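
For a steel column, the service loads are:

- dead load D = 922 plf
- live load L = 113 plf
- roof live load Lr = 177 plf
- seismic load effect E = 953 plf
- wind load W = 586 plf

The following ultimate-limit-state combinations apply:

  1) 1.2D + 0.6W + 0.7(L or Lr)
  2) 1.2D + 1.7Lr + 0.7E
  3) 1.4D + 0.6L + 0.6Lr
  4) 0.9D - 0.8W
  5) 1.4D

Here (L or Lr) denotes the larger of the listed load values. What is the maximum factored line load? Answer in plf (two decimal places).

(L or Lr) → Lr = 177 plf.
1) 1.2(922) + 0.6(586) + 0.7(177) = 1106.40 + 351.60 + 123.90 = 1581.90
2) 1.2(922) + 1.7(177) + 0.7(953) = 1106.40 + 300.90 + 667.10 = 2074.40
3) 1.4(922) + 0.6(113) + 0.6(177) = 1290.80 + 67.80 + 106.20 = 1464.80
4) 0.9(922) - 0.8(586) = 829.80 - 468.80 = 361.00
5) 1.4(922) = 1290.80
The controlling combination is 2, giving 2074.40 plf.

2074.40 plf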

----

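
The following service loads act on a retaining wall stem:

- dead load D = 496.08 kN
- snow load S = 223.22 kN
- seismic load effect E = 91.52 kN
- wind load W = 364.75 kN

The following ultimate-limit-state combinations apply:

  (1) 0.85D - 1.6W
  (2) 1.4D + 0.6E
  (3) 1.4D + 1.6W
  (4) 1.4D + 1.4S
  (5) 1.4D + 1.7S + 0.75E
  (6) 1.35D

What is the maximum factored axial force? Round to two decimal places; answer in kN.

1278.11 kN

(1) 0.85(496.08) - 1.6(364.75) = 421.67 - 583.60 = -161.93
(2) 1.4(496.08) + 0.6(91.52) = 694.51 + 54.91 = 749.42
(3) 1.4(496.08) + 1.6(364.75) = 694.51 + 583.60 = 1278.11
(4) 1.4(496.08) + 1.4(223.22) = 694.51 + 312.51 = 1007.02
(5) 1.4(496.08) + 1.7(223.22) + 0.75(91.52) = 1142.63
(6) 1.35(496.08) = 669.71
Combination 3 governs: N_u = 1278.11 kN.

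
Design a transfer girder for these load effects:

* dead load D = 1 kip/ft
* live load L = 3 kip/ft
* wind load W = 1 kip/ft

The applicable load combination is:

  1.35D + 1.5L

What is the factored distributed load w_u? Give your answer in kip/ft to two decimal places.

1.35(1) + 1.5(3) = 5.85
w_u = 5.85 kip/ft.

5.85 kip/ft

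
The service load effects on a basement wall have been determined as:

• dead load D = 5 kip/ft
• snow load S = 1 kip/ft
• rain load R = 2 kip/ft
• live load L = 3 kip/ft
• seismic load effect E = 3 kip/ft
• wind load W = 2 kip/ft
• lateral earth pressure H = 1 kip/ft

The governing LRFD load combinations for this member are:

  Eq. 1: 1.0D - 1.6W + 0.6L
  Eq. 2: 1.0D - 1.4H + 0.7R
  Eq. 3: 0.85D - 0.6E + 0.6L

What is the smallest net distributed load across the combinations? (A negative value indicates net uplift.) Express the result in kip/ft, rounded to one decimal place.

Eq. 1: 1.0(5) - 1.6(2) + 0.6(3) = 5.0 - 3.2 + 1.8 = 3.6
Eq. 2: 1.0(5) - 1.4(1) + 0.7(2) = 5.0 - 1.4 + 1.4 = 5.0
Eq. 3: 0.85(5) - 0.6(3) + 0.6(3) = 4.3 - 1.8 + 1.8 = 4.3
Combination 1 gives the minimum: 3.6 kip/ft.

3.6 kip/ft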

----

Exercise objective
Each line in the listing that contains "loads" should be returned.

Completed task
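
For a steel column, the service loads are:
The following service loads act on a retaining wall stem: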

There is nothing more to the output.